• _What is required_:
Type every record exactly as it appears.
::: Records for this task :::
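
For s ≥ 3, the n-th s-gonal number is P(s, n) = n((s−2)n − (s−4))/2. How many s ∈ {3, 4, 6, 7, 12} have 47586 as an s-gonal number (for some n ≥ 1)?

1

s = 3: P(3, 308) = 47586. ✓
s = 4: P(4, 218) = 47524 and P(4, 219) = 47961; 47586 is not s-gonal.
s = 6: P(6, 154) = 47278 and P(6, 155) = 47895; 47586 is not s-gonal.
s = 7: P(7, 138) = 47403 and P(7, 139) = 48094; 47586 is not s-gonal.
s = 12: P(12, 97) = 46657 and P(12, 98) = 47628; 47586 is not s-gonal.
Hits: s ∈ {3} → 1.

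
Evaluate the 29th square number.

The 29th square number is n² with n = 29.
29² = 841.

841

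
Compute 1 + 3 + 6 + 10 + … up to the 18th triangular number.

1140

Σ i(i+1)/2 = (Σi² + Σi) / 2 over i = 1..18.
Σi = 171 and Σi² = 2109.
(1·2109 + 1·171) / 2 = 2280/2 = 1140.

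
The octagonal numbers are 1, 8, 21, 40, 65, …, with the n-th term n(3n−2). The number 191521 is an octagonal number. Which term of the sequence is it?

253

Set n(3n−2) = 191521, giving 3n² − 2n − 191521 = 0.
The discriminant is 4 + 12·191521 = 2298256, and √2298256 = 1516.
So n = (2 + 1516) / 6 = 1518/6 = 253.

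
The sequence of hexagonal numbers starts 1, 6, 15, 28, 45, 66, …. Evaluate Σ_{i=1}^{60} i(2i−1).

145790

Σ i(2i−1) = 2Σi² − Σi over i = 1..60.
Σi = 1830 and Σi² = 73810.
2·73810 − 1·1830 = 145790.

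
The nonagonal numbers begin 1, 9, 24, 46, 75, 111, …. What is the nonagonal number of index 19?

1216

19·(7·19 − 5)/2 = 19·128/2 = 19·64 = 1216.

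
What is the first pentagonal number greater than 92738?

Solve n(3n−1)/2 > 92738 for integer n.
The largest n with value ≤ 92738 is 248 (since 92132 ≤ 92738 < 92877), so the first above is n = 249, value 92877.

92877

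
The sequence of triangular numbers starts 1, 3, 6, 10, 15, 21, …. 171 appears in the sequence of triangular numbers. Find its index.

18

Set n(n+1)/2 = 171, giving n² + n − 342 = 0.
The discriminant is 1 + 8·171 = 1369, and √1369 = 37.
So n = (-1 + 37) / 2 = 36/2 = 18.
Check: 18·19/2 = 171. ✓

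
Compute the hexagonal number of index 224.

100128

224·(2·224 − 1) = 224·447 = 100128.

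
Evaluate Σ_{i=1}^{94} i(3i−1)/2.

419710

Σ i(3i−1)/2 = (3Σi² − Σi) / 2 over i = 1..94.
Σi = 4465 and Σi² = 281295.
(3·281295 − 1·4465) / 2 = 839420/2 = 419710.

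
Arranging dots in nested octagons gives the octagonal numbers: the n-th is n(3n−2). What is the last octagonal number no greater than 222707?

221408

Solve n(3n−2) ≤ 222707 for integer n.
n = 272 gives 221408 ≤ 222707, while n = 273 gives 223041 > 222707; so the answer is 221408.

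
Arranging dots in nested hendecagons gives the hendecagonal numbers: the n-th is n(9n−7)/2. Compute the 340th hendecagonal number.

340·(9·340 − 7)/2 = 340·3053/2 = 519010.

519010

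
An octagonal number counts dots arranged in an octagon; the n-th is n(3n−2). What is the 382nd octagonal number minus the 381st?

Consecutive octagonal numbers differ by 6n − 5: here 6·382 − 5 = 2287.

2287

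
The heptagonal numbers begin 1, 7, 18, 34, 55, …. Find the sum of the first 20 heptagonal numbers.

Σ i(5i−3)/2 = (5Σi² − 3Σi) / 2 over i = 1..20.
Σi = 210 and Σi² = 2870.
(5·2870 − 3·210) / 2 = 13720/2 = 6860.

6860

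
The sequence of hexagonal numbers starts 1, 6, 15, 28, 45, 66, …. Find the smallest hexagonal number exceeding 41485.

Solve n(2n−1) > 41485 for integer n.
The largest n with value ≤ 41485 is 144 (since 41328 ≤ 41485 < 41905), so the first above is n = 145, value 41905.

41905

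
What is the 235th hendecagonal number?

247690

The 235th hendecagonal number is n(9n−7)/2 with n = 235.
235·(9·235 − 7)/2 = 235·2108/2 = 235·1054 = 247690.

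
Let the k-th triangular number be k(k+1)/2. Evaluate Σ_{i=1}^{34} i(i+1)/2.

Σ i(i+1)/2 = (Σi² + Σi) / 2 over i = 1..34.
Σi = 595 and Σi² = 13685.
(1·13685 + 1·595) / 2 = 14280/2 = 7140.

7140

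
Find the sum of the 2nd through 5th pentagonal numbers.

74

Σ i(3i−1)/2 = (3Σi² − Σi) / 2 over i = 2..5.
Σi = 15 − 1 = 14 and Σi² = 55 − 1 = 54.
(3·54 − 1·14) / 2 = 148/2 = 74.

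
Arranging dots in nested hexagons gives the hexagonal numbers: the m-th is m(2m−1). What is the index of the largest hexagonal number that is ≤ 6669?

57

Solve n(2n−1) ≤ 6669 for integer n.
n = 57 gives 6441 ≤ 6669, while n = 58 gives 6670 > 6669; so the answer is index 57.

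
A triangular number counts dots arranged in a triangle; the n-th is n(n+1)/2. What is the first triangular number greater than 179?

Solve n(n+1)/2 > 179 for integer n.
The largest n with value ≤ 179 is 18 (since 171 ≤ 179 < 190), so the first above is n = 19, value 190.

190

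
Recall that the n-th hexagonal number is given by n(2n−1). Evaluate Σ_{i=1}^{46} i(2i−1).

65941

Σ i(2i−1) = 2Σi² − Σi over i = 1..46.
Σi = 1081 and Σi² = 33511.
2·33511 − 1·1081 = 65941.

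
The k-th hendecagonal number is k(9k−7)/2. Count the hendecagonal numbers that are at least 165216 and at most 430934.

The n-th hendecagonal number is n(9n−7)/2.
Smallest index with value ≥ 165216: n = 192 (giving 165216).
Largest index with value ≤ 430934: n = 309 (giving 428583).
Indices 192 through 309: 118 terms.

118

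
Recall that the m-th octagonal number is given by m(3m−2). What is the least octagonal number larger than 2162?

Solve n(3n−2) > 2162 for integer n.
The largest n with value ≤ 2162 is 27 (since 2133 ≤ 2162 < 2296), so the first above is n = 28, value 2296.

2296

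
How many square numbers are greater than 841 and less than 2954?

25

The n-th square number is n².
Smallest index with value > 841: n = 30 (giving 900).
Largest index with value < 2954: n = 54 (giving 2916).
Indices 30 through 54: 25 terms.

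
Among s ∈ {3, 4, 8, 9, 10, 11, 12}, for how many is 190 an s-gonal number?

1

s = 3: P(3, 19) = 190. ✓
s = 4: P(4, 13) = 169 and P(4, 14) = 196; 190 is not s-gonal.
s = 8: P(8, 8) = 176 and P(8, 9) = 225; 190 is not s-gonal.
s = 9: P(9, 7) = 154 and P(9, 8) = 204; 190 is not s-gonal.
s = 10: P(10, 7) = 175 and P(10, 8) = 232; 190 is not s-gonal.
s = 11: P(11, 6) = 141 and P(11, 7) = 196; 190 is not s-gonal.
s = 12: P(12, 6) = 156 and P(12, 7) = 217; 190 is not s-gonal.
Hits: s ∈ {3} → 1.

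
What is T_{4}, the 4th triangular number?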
:::
• _Written answer_:
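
For s ≥ 3, the n-th s-gonal number is P(s, n) = n((s−2)n − (s−4))/2. How many s ∈ {3, 4, 6, 7, 12} have 47586 as an s-gonal number (for some n ≥ 1)?

1

s = 3: P(3, 308) = 47586. ✓
s = 4: P(4, 218) = 47524 and P(4, 219) = 47961; 47586 is not s-gonal.
s = 6: P(6, 154) = 47278 and P(6, 155) = 47895; 47586 is not s-gonal.
s = 7: P(7, 138) = 47403 and P(7, 139) = 48094; 47586 is not s-gonal.
s = 12: P(12, 97) = 46657 and P(12, 98) = 47628; 47586 is not s-gonal.
Hits: s ∈ {3} → 1.

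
Evaluate the 29th square number.

The 29th square number is n² with n = 29.
29² = 841.

841

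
Compute 1 + 3 + 6 + 10 + … up to the 18th triangular number.

1140

Σ i(i+1)/2 = (Σi² + Σi) / 2 over i = 1..18.
Σi = 171 and Σi² = 2109.
(1·2109 + 1·171) / 2 = 2280/2 = 1140.

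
The octagonal numbers are 1, 8, 21, 40, 65, …, with the n-th term n(3n−2). The number 191521 is an octagonal number. Which term of the sequence is it?

253

Set n(3n−2) = 191521, giving 3n² − 2n − 191521 = 0.
The discriminant is 4 + 12·191521 = 2298256, and √2298256 = 1516.
So n = (2 + 1516) / 6 = 1518/6 = 253.

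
The sequence of hexagonal numbers starts 1, 6, 15, 28, 45, 66, …. Evaluate Σ_{i=1}^{60} i(2i−1).

145790

Σ i(2i−1) = 2Σi² − Σi over i = 1..60.
Σi = 1830 and Σi² = 73810.
2·73810 − 1·1830 = 145790.

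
The nonagonal numbers begin 1, 9, 24, 46, 75, 111, …. What is the nonagonal number of index 19?

1216

19·(7·19 − 5)/2 = 19·128/2 = 19·64 = 1216.

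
What is the first pentagonal number greater than 92738?

Solve n(3n−1)/2 > 92738 for integer n.
The largest n with value ≤ 92738 is 248 (since 92132 ≤ 92738 < 92877), so the first above is n = 249, value 92877.

92877

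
The sequence of triangular numbers starts 1, 3, 6, 10, 15, 21, …. 171 appears in the sequence of triangular numbers. Find its index.

18

Set n(n+1)/2 = 171, giving n² + n − 342 = 0.
The discriminant is 1 + 8·171 = 1369, and √1369 = 37.
So n = (-1 + 37) / 2 = 36/2 = 18.
Check: 18·19/2 = 171. ✓

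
Compute the hexagonal number of index 224.

100128

224·(2·224 − 1) = 224·447 = 100128.

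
Evaluate Σ_{i=1}^{94} i(3i−1)/2.

419710

Σ i(3i−1)/2 = (3Σi² − Σi) / 2 over i = 1..94.
Σi = 4465 and Σi² = 281295.
(3·281295 − 1·4465) / 2 = 839420/2 = 419710.

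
Arranging dots in nested octagons gives the octagonal numbers: the n-th is n(3n−2). What is the last octagonal number no greater than 222707?

221408

Solve n(3n−2) ≤ 222707 for integer n.
n = 272 gives 221408 ≤ 222707, while n = 273 gives 223041 > 222707; so the answer is 221408.

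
Arranging dots in nested hendecagons gives the hendecagonal numbers: the n-th is n(9n−7)/2. Compute the 340th hendecagonal number.

340·(9·340 − 7)/2 = 340·3053/2 = 519010.

519010

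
An octagonal number counts dots arranged in an octagon; the n-th is n(3n−2). What is the 382nd octagonal number minus the 381st?

Consecutive octagonal numbers differ by 6n − 5: here 6·382 − 5 = 2287.

2287

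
The heptagonal numbers begin 1, 7, 18, 34, 55, …. Find the sum of the first 20 heptagonal numbers.

Σ i(5i−3)/2 = (5Σi² − 3Σi) / 2 over i = 1..20.
Σi = 210 and Σi² = 2870.
(5·2870 − 3·210) / 2 = 13720/2 = 6860.

6860

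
The sequence of hexagonal numbers starts 1, 6, 15, 28, 45, 66, …. Find the smallest hexagonal number exceeding 41485.

Solve n(2n−1) > 41485 for integer n.
The largest n with value ≤ 41485 is 144 (since 41328 ≤ 41485 < 41905), so the first above is n = 145, value 41905.

41905

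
What is the 235th hendecagonal number?

247690

The 235th hendecagonal number is n(9n−7)/2 with n = 235.
235·(9·235 − 7)/2 = 235·2108/2 = 235·1054 = 247690.

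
Let the k-th triangular number be k(k+1)/2. Evaluate Σ_{i=1}^{34} i(i+1)/2.

Σ i(i+1)/2 = (Σi² + Σi) / 2 over i = 1..34.
Σi = 595 and Σi² = 13685.
(1·13685 + 1·595) / 2 = 14280/2 = 7140.

7140

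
Find the sum of the 2nd through 5th pentagonal numbers.

74

Σ i(3i−1)/2 = (3Σi² − Σi) / 2 over i = 2..5.
Σi = 15 − 1 = 14 and Σi² = 55 − 1 = 54.
(3·54 − 1·14) / 2 = 148/2 = 74.

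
Arranging dots in nested hexagons gives the hexagonal numbers: the m-th is m(2m−1). What is the index of the largest hexagonal number that is ≤ 6669?

57

Solve n(2n−1) ≤ 6669 for integer n.
n = 57 gives 6441 ≤ 6669, while n = 58 gives 6670 > 6669; so the answer is index 57.

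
A triangular number counts dots arranged in a triangle; the n-th is n(n+1)/2. What is the first triangular number greater than 179?

Solve n(n+1)/2 > 179 for integer n.
The largest n with value ≤ 179 is 18 (since 171 ≤ 179 < 190), so the first above is n = 19, value 190.

190

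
Recall that the n-th hexagonal number is given by n(2n−1). Evaluate Σ_{i=1}^{46} i(2i−1).

65941

Σ i(2i−1) = 2Σi² − Σi over i = 1..46.
Σi = 1081 and Σi² = 33511.
2·33511 − 1·1081 = 65941.

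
The k-th hendecagonal number is k(9k−7)/2. Count the hendecagonal numbers that are at least 165216 and at most 430934.

The n-th hendecagonal number is n(9n−7)/2.
Smallest index with value ≥ 165216: n = 192 (giving 165216).
Largest index with value ≤ 430934: n = 309 (giving 428583).
Indices 192 through 309: 118 terms.

118

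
Recall that the m-th octagonal number is given by m(3m−2). What is the least octagonal number larger than 2162?

Solve n(3n−2) > 2162 for integer n.
The largest n with value ≤ 2162 is 27 (since 2133 ≤ 2162 < 2296), so the first above is n = 28, value 2296.

2296

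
How many square numbers are greater than 841 and less than 2954?

25

The n-th square number is n².
Smallest index with value > 841: n = 30 (giving 900).
Largest index with value < 2954: n = 54 (giving 2916).
Indices 30 through 54: 25 terms.

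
Among s ∈ {3, 4, 8, 9, 10, 11, 12}, for how many is 190 an s-gonal number?

1

s = 3: P(3, 19) = 190. ✓
s = 4: P(4, 13) = 169 and P(4, 14) = 196; 190 is not s-gonal.
s = 8: P(8, 8) = 176 and P(8, 9) = 225; 190 is not s-gonal.
s = 9: P(9, 7) = 154 and P(9, 8) = 204; 190 is not s-gonal.
s = 10: P(10, 7) = 175 and P(10, 8) = 232; 190 is not s-gonal.
s = 11: P(11, 6) = 141 and P(11, 7) = 196; 190 is not s-gonal.
s = 12: P(12, 6) = 156 and P(12, 7) = 217; 190 is not s-gonal.
Hits: s ∈ {3} → 1.

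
What is T_{4}, the 4th triangular number?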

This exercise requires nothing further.